> _TASK STATEMENT_
Return the full set of records, matching them character for character.

> _PROVIDED INFORMATION_
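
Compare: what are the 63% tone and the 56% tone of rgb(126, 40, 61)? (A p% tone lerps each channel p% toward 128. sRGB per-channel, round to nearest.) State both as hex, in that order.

63% tone:
  R: 126 + 0.63×(128−126) = 126 + 1.26 = 127.26 → 127
  G: 40 + 55.44 = 95.44 → 95
  B: 61 + 0.63×(128−61) = 61 + 42.21 = 103.21 → 103
  → #7F5F67
56% tone:
  R: 126 + 0.56×(128−126) = 126 + 1.12 = 127.12 → 127
  G: 40 + 49.28 = 89.28 → 89
  B: 61 + 0.56×(128−61) = 61 + 37.52 = 98.52 → 99
  → #7F5963

#7F5F67, #7F5963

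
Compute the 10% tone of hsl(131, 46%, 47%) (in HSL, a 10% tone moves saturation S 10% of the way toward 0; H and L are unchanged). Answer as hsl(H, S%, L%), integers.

S moves 10% from 46 toward 0: 46 − 4.6 = 41.4 → 41.
H and L are unchanged.

hsl(131, 41%, 47%)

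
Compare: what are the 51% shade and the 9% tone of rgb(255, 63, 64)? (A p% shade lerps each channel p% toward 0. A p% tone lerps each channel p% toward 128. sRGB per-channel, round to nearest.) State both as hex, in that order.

#7d1f1f, #f44546

51% shade:
  R: 255 + 0.51×(0−255) = 255 − 130.05 = 124.95 → 125
  G: 63 − 32.13 = 30.87 → 31
  B: 64 + 0.51×(0−64) = 64 − 32.64 = 31.36 → 31
  → #7d1f1f
9% tone:
  R: 255 + 0.09×(128−255) = 255 − 11.43 = 243.57 → 244
  G: 63 + 0.09×(128−63) = 63 + 5.85 = 68.85 → 69
  B: 64 + 0.09×(128−64) = 64 + 5.76 = 69.76 → 70
  → #f44546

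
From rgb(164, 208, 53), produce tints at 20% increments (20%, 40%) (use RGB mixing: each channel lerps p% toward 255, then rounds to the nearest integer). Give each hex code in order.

20%: (164 + 18.2 = 182.2→182, 208 + 9.4 = 217.4→217, 53 + 40.4 = 93.4→93) → #b6d95d
40%: (164 + 36.4 = 200.4→200, 208 + 18.8 = 226.8→227, 53 + 80.8 = 133.8→134) → #c8e386

#b6d95d, #c8e386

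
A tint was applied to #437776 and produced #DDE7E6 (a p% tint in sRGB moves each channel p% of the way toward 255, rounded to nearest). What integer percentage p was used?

82%

#437776 is rgb(67, 119, 118); #DDE7E6 is rgb(221, 231, 230).
On the R channel (widest range): 221 ≈ 67 + (p/100)(255 − 67), so p ≈ 100×(221 − 67)/(255 − 67) = 15400/188 = 81.91.
p = 82 reproduces all three channels after rounding.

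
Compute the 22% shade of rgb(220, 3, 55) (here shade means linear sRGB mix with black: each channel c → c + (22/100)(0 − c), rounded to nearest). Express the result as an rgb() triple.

A 22% shade moves each channel 22% toward 0:
  R: 220 + 0.22×(0−220) = 220 − 48.4 = 171.6 → 172
  G: 3 − 0.66 = 2.34 → 2
  B: 55 + 0.22×(0−55) = 55 − 12.1 = 42.9 → 43

rgb(172, 2, 43)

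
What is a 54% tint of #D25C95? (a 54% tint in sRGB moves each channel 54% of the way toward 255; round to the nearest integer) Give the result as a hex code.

#EAB4CE

#D25C95 is rgb(210, 92, 149).
Per channel, c → c + 0.54(255 − c):
  R: 210 + 24.3 = 234.3 → 234
  G: 92 + 0.54×(255−92) = 92 + 88.02 = 180.02 → 180
  B: 149 + 57.24 = 206.24 → 206
rgb(234, 180, 206) = #EAB4CE.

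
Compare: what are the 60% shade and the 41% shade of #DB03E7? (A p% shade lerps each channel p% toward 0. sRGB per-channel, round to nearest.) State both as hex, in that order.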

> _RESULT BELOW_
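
Compare: what are the 63% tone and the 56% tone of rgb(126, 40, 61)? (A p% tone lerps each channel p% toward 128. sRGB per-channel, round to nearest.) State both as hex, in that order.

63% tone:
  R: 126 + 0.63×(128−126) = 126 + 1.26 = 127.26 → 127
  G: 40 + 55.44 = 95.44 → 95
  B: 61 + 0.63×(128−61) = 61 + 42.21 = 103.21 → 103
  → #7F5F67
56% tone:
  R: 126 + 0.56×(128−126) = 126 + 1.12 = 127.12 → 127
  G: 40 + 49.28 = 89.28 → 89
  B: 61 + 0.56×(128−61) = 61 + 37.52 = 98.52 → 99
  → #7F5963

#7F5F67, #7F5963

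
Compute the 10% tone of hsl(131, 46%, 47%) (in HSL, a 10% tone moves saturation S 10% of the way toward 0; H and L are unchanged). Answer as hsl(H, S%, L%), integers.

S moves 10% from 46 toward 0: 46 − 4.6 = 41.4 → 41.
H and L are unchanged.

hsl(131, 41%, 47%)

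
Compare: what are the 51% shade and the 9% tone of rgb(255, 63, 64)? (A p% shade lerps each channel p% toward 0. A p% tone lerps each channel p% toward 128. sRGB per-channel, round to nearest.) State both as hex, in that order.

#7d1f1f, #f44546

51% shade:
  R: 255 + 0.51×(0−255) = 255 − 130.05 = 124.95 → 125
  G: 63 − 32.13 = 30.87 → 31
  B: 64 + 0.51×(0−64) = 64 − 32.64 = 31.36 → 31
  → #7d1f1f
9% tone:
  R: 255 + 0.09×(128−255) = 255 − 11.43 = 243.57 → 244
  G: 63 + 0.09×(128−63) = 63 + 5.85 = 68.85 → 69
  B: 64 + 0.09×(128−64) = 64 + 5.76 = 69.76 → 70
  → #f44546

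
From rgb(164, 208, 53), produce tints at 20% increments (20%, 40%) (use RGB mixing: each channel lerps p% toward 255, then rounds to the nearest integer). Give each hex code in order.

20%: (164 + 18.2 = 182.2→182, 208 + 9.4 = 217.4→217, 53 + 40.4 = 93.4→93) → #b6d95d
40%: (164 + 36.4 = 200.4→200, 208 + 18.8 = 226.8→227, 53 + 80.8 = 133.8→134) → #c8e386

#b6d95d, #c8e386

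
A tint was applied to #437776 and produced #DDE7E6 (a p% tint in sRGB moves each channel p% of the way toward 255, rounded to nearest). What integer percentage p was used?

82%

#437776 is rgb(67, 119, 118); #DDE7E6 is rgb(221, 231, 230).
On the R channel (widest range): 221 ≈ 67 + (p/100)(255 − 67), so p ≈ 100×(221 − 67)/(255 − 67) = 15400/188 = 81.91.
p = 82 reproduces all three channels after rounding.

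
Compute the 22% shade of rgb(220, 3, 55) (here shade means linear sRGB mix with black: each channel c → c + (22/100)(0 − c), rounded to nearest). Express the result as an rgb() triple.

A 22% shade moves each channel 22% toward 0:
  R: 220 + 0.22×(0−220) = 220 − 48.4 = 171.6 → 172
  G: 3 − 0.66 = 2.34 → 2
  B: 55 + 0.22×(0−55) = 55 − 12.1 = 42.9 → 43

rgb(172, 2, 43)

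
What is a 54% tint of #D25C95? (a 54% tint in sRGB moves each channel 54% of the way toward 255; round to the nearest integer) Give the result as a hex code.

#EAB4CE

#D25C95 is rgb(210, 92, 149).
Per channel, c → c + 0.54(255 − c):
  R: 210 + 24.3 = 234.3 → 234
  G: 92 + 0.54×(255−92) = 92 + 88.02 = 180.02 → 180
  B: 149 + 57.24 = 206.24 → 206
rgb(234, 180, 206) = #EAB4CE.

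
Compare: what are the 60% shade and the 41% shade of #DB03E7? (A p% shade lerps each channel p% toward 0. sRGB per-channel, round to nearest.) State both as hex, in that order.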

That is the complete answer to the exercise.